┌─ THE DATA

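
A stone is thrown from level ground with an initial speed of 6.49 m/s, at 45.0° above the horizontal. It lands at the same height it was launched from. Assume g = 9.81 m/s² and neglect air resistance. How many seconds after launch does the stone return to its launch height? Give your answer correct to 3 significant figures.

0.936 s

Vertical component: v_y = 6.49 sin 45.0° = 4.589 m/s.
For a projectile landing at launch height, time of flight is t = 2 v_y / g = 2 × 4.589 / 9.81 = 0.936 s.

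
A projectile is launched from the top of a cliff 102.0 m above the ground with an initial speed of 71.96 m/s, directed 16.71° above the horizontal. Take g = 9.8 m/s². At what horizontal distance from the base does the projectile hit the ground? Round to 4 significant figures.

Components: v_x = 71.96 cos 16.71° = 68.921 m/s, v_y = 71.96 sin 16.71° = 20.690 m/s.
Vertical: 0 = 102.0 + 20.690 t − ½(9.8) t² ⇒ 4.900 t² − 20.690 t − 102.0 = 0.
t = [20.690 + √(428.08 + 1999.2)] / 9.800 = 7.1385 s.
Horizontal: R = v_x · t = 68.921 × 7.1385 = 492.0 m.

492.0 m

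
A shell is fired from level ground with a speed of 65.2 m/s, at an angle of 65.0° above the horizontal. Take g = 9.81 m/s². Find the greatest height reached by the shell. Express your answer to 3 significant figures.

178 m

Vertical component of launch velocity: v_y = 65.2 sin 65.0° = 59.09 m/s.
At the highest point the vertical velocity is zero, so v_y² = 2 g h_max.
h_max = (59.09)² / (2 × 9.81) = 3492 / 19.62 = 178 m.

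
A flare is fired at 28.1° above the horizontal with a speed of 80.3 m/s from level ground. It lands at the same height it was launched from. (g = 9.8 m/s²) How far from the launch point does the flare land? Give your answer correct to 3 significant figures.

547 m

Components: v_x = 80.3 cos 28.1° = 70.83 m/s, v_y = 80.3 sin 28.1° = 37.82 m/s.
Time of flight (same landing height): t = 2 v_y / g = 2 × 37.82 / 9.8 = 7.718 s.
Range: R = v_x · t = 70.83 × 7.718 = 547 m.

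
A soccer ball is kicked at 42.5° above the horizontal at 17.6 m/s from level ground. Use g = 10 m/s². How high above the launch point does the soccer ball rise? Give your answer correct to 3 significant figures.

7.07 m

Vertical component of launch velocity: v_y = 17.6 sin 42.5° = 11.89 m/s.
At the highest point the vertical velocity is zero, so v_y² = 2 g h_max.
h_max = (11.89)² / (2 × 10) = 141.4 / 20.00 = 7.07 m.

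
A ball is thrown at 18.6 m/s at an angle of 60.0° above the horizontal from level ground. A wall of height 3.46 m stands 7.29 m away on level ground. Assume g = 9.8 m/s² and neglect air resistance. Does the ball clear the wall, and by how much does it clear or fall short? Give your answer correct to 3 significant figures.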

└─

EXERCISE PROMPT →
Could you retype exactly the lines above from the one containing "A shell is fired" through the last line of the records, both included, and nothing else?

ANSWER FOR THE TASK →
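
A shell is fired from level ground with a speed of 65.2 m/s, at an angle of 65.0° above the horizontal. Take g = 9.81 m/s². Find the greatest height reached by the shell. Express your answer to 3 significant figures.

178 m

Vertical component of launch velocity: v_y = 65.2 sin 65.0° = 59.09 m/s.
At the highest point the vertical velocity is zero, so v_y² = 2 g h_max.
h_max = (59.09)² / (2 × 9.81) = 3492 / 19.62 = 178 m.

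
A flare is fired at 28.1° above the horizontal with a speed of 80.3 m/s from level ground. It lands at the same height it was launched from. (g = 9.8 m/s²) How far from the launch point does the flare land? Give your answer correct to 3 significant figures.

547 m

Components: v_x = 80.3 cos 28.1° = 70.83 m/s, v_y = 80.3 sin 28.1° = 37.82 m/s.
Time of flight (same landing height): t = 2 v_y / g = 2 × 37.82 / 9.8 = 7.718 s.
Range: R = v_x · t = 70.83 × 7.718 = 547 m.

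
A soccer ball is kicked at 42.5° above the horizontal at 17.6 m/s from level ground. Use g = 10 m/s². How high above the launch point does the soccer ball rise? Give your answer correct to 3 significant figures.

7.07 m

Vertical component of launch velocity: v_y = 17.6 sin 42.5° = 11.89 m/s.
At the highest point the vertical velocity is zero, so v_y² = 2 g h_max.
h_max = (11.89)² / (2 × 10) = 141.4 / 20.00 = 7.07 m.

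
A ball is thrown at 18.6 m/s at an angle of 60.0° above the horizontal from level ground. A wall of height 3.46 m stands 7.29 m away on level ground. Assume g = 9.8 m/s² and neglect air resistance. Does the ball clear the wall, and by how much does it clear or fall short? Give your answer correct to 3 significant figures.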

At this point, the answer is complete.